Task to complete:
From the entries below, please output exactly the lines starting at the one containing "Answer: 17802" and ending at the one containing "Answer: 1362566", both included.

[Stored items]
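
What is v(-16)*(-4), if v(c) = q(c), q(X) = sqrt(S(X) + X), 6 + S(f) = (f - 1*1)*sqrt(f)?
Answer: -4*sqrt(-22 - 68*I) ≈ -19.894 + 27.345*I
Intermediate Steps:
S(f) = -6 + sqrt(f)*(-1 + f) (S(f) = -6 + (f - 1*1)*sqrt(f) = -6 + (f - 1)*sqrt(f) = -6 + (-1 + f)*sqrt(f) = -6 + sqrt(f)*(-1 + f))
q(X) = sqrt(-6 + X + X**(3/2) - sqrt(X)) (q(X) = sqrt((-6 + X**(3/2) - sqrt(X)) + X) = sqrt(-6 + X + X**(3/2) - sqrt(X)))
v(c) = sqrt(-6 + c + c**(3/2) - sqrt(c))
v(-16)*(-4) = sqrt(-6 - 16 + (-16)**(3/2) - sqrt(-16))*(-4) = sqrt(-6 - 16 - 64*I - 4*I)*(-4) = sqrt(-22 - 68*I)*(-4) = -4*sqrt(-22 - 68*I)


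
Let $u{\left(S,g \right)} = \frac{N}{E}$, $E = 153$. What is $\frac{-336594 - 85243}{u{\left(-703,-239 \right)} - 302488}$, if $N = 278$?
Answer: $\frac{64541061}{46280386} \approx 1.3946$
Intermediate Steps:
$u{\left(S,g \right)} = \frac{278}{153}$
$\frac{-336594 - 85243}{u{\left(-703,-239 \right)} - 302488} = \frac{-336594 - 85243}{\frac{278}{153} - 302488} = - \frac{421837}{- \frac{46280386}{153}} = \left(-421837\right) \left(- \frac{153}{46280386}\right) = \frac{64541061}{46280386}$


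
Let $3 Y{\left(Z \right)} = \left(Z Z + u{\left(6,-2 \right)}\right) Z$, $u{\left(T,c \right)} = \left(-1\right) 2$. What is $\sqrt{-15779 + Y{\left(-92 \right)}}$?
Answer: $\frac{i \sqrt{2477523}}{3} \approx 524.67 i$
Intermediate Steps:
$u{\left(T,c \right)} = -2$
$Y{\left(Z \right)} = \frac{Z \left(-2 + Z^{2}\right)}{3}$ ($Y{\left(Z \right)} = \frac{\left(Z Z - 2\right) Z}{3} = \frac{\left(Z^{2} - 2\right) Z}{3} = \frac{\left(-2 + Z^{2}\right) Z}{3} = \frac{Z \left(-2 + Z^{2}\right)}{3}$)
$\sqrt{-15779 + Y{\left(-92 \right)}} = \sqrt{-15779 + \frac{1}{3} \left(-92\right) \left(-2 + \left(-92\right)^{2}\right)} = \sqrt{-15779 + \frac{1}{3} \left(-92\right) \left(-2 + 8464\right)} = \sqrt{-15779 + \frac{1}{3} \left(-92\right) 8462} = \sqrt{-15779 - \frac{778504}{3}} = \sqrt{- \frac{825841}{3}} = \frac{i \sqrt{2477523}}{3}$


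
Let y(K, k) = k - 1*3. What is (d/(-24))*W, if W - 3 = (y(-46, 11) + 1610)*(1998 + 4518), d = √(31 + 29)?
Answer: -3514297*√15/4 ≈ -3.4027e+6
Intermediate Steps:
y(K, k) = -3 + k (y(K, k) = k - 3 = -3 + k)
d = 2*√15 (d = √60 = 2*√15 ≈ 7.7460)
W = 10542891 (W = 3 + ((-3 + 11) + 1610)*(1998 + 4518) = 3 + (8 + 1610)*6516 = 3 + 1618*6516 = 3 + 10542888 = 10542891)
(d/(-24))*W = ((2*√15)/(-24))*10542891 = ((2*√15)*(-1/24))*10542891 = -√15/12*10542891 = -3514297*√15/4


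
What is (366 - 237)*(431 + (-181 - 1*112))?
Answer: 17802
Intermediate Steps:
(366 - 237)*(431 + (-181 - 1*112)) = 129*(431 + (-181 - 112)) = 129*(431 - 293) = 129*138 = 17802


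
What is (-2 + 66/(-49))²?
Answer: 26896/2401 ≈ 11.202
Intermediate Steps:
(-2 + 66/(-49))² = (-2 + 66*(-1/49))² = (-2 - 66/49)² = (-164/49)² = 26896/2401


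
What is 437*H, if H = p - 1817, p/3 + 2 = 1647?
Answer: 1362566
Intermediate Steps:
p = 4935 (p = -6 + 3*1647 = -6 + 4941 = 4935)
H = 3118 (H = 4935 - 1817 = 3118)
437*H = 437*3118 = 1362566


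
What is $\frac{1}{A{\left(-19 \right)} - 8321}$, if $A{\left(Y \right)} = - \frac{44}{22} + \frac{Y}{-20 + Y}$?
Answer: $- \frac{39}{324578} \approx -0.00012016$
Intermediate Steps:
$A{\left(Y \right)} = -2 + \frac{Y}{-20 + Y}$ ($A{\left(Y \right)} = \left(-44\right) \frac{1}{22} + \frac{Y}{-20 + Y} = -2 + \frac{Y}{-20 + Y}$)
$\frac{1}{A{\left(-19 \right)} - 8321} = \frac{1}{\frac{40 - -19}{-20 - 19} - 8321} = \frac{1}{\frac{40 + 19}{-39} - 8321} = \frac{1}{\left(- \frac{1}{39}\right) 59 - 8321} = \frac{1}{- \frac{59}{39} - 8321} = \frac{1}{- \frac{324578}{39}} = - \frac{39}{324578}$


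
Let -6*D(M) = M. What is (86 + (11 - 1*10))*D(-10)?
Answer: 145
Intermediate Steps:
D(M) = -M/6
(86 + (11 - 1*10))*D(-10) = (86 + (11 - 1*10))*(-1/6*(-10)) = (86 + (11 - 10))*(5/3) = (86 + 1)*(5/3) = 87*(5/3) = 145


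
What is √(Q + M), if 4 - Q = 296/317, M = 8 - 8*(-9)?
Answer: 2*√2086811/317 ≈ 9.1141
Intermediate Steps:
M = 80 (M = 8 + 72 = 80)
Q = 972/317 (Q = 4 - 296/317 = 972/317 ≈ 3.0662)
√(Q + M) = √(972/317 + 80) = √(26332/317) = 2*√2086811/317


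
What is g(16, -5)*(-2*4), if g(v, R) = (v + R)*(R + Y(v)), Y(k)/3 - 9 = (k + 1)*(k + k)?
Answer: -145552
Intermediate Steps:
Y(k) = 27 + 6*k*(1 + k) (Y(k) = 27 + 3*((k + 1)*(k + k)) = 27 + 3*((1 + k)*(2*k)) = 27 + 3*(2*k*(1 + k)) = 27 + 6*k*(1 + k))
g(v, R) = (R + v)*(27 + R + 6*v + 6*v²) (g(v, R) = (v + R)*(R + (27 + 6*v + 6*v²)) = (R + v)*(27 + R + 6*v + 6*v²))
g(16, -5)*(-2*4) = ((-5)² + 6*16² + 6*16³ + 27*(-5) + 27*16 + 6*(-5)*16² + 7*(-5)*16)*(-2*4) = (25 + 6*256 + 6*4096 - 135 + 432 + 6*(-5)*256 - 560)*(-8) = (25 + 1536 + 24576 - 135 + 432 - 7680 - 560)*(-8) = 18194*(-8) = -145552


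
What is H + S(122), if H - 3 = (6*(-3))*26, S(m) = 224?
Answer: -241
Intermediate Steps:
H = -465 (H = 3 + (6*(-3))*26 = 3 - 18*26 = 3 - 468 = -465)
H + S(122) = -465 + 224 = -241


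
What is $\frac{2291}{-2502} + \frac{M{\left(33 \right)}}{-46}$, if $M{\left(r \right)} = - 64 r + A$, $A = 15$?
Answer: $\frac{1285327}{28773} \approx 44.671$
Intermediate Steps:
$M{\left(r \right)} = 15 - 64 r$ ($M{\left(r \right)} = - 64 r + 15 = 15 - 64 r$)
$\frac{2291}{-2502} + \frac{M{\left(33 \right)}}{-46} = \frac{2291}{-2502} + \frac{15 - 2112}{-46} = 2291 \left(- \frac{1}{2502}\right) + \left(15 - 2112\right) \left(- \frac{1}{46}\right) = - \frac{2291}{2502} - - \frac{2097}{46} = - \frac{2291}{2502} + \frac{2097}{46} = \frac{1285327}{28773}$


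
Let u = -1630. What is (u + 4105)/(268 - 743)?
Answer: -99/19 ≈ -5.2105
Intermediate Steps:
(u + 4105)/(268 - 743) = (-1630 + 4105)/(268 - 743) = 2475/(-475) = 2475*(-1/475) = -99/19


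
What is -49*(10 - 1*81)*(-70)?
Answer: -243530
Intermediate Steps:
-49*(10 - 1*81)*(-70) = -49*(10 - 81)*(-70) = -49*(-71)*(-70) = 3479*(-70) = -243530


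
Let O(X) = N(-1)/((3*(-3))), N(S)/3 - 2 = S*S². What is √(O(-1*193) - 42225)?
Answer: 2*I*√95007/3 ≈ 205.49*I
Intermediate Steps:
N(S) = 6 + 3*S³ (N(S) = 6 + 3*(S*S²) = 6 + 3*S³)
O(X) = -⅓ (O(X) = (6 + 3*(-1)³)/((3*(-3))) = (6 + 3*(-1))/(-9) = (6 - 3)*(-⅑) = 3*(-⅑) = -⅓)
√(O(-1*193) - 42225) = √(-⅓ - 42225) = √(-126676/3) = 2*I*√95007/3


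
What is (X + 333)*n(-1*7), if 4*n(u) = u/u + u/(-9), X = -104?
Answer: 916/9 ≈ 101.78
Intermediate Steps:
n(u) = ¼ - u/36 (n(u) = (u/u + u/(-9))/4 = (1 + u*(-⅑))/4 = (1 - u/9)/4 = ¼ - u/36)
(X + 333)*n(-1*7) = (-104 + 333)*(¼ - (-1)*7/36) = 229*(¼ - 1/36*(-7)) = 229*(¼ + 7/36) = 229*(4/9) = 916/9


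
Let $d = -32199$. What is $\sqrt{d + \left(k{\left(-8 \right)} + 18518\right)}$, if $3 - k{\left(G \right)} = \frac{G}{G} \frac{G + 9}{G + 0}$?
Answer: $\frac{i \sqrt{218846}}{4} \approx 116.95 i$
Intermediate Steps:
$k{\left(G \right)} = 3 - \frac{9 + G}{G}$ ($k{\left(G \right)} = 3 - \frac{G}{G} \frac{G + 9}{G + 0} = 3 - 1 \frac{9 + G}{G} = 3 - \frac{9 + G}{G}$)
$\sqrt{d + \left(k{\left(-8 \right)} + 18518\right)} = \sqrt{-32199 + \left(\left(2 - \frac{9}{-8}\right) + 18518\right)} = \sqrt{-32199 + \left(\left(2 - - \frac{9}{8}\right) + 18518\right)} = \sqrt{-32199 + \left(\left(2 + \frac{9}{8}\right) + 18518\right)} = \sqrt{-32199 + \left(\frac{25}{8} + 18518\right)} = \sqrt{-32199 + \frac{148169}{8}} = \sqrt{- \frac{109423}{8}} = \frac{i \sqrt{218846}}{4}$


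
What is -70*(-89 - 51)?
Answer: 9800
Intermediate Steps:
-70*(-89 - 51) = -70*(-140) = 9800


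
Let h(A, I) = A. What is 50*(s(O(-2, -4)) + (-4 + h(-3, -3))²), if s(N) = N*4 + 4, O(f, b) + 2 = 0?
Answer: 2250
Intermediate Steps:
O(f, b) = -2 (O(f, b) = -2 + 0 = -2)
s(N) = 4 + 4*N (s(N) = 4*N + 4 = 4 + 4*N)
50*(s(O(-2, -4)) + (-4 + h(-3, -3))²) = 50*((4 + 4*(-2)) + (-4 - 3)²) = 50*((4 - 8) + (-7)²) = 50*(-4 + 49) = 50*45 = 2250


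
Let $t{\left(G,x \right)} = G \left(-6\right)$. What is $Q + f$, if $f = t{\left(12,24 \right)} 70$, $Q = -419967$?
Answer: $-425007$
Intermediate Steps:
$t{\left(G,x \right)} = - 6 G$
$f = -5040$ ($f = \left(-6\right) 12 \cdot 70 = \left(-72\right) 70 = -5040$)
$Q + f = -419967 - 5040 = -425007$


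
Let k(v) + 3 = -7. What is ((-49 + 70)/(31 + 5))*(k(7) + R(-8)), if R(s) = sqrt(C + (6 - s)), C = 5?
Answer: -35/6 + 7*sqrt(19)/12 ≈ -3.2906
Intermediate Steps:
k(v) = -10 (k(v) = -3 - 7 = -10)
R(s) = sqrt(11 - s) (R(s) = sqrt(5 + (6 - s)) = sqrt(11 - s))
((-49 + 70)/(31 + 5))*(k(7) + R(-8)) = ((-49 + 70)/(31 + 5))*(-10 + sqrt(11 - 1*(-8))) = (21/36)*(-10 + sqrt(11 + 8)) = (21*(1/36))*(-10 + sqrt(19)) = 7*(-10 + sqrt(19))/12 = -35/6 + 7*sqrt(19)/12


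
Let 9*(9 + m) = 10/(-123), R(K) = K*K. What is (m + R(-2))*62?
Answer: -343790/1107 ≈ -310.56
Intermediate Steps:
R(K) = K**2
m = -9973/1107 (m = -9 + (10/(-123))/9 = -9 + (10*(-1/123))/9 = -9 + (1/9)*(-10/123) = -9 - 10/1107 = -9973/1107 ≈ -9.0090)
(m + R(-2))*62 = (-9973/1107 + (-2)**2)*62 = (-9973/1107 + 4)*62 = -5545/1107*62 = -343790/1107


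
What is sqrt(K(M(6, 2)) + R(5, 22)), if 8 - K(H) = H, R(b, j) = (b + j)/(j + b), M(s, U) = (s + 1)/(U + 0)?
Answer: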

Expected answer:
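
Answer: 17802
Intermediate Steps:
(366 - 237)*(431 + (-181 - 1*112)) = 129*(431 + (-181 - 112)) = 129*(431 - 293) = 129*138 = 17802


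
What is (-2 + 66/(-49))²?
Answer: 26896/2401 ≈ 11.202
Intermediate Steps:
(-2 + 66/(-49))² = (-2 + 66*(-1/49))² = (-2 - 66/49)² = (-164/49)² = 26896/2401


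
What is 437*H, if H = p - 1817, p/3 + 2 = 1647?
Answer: 1362566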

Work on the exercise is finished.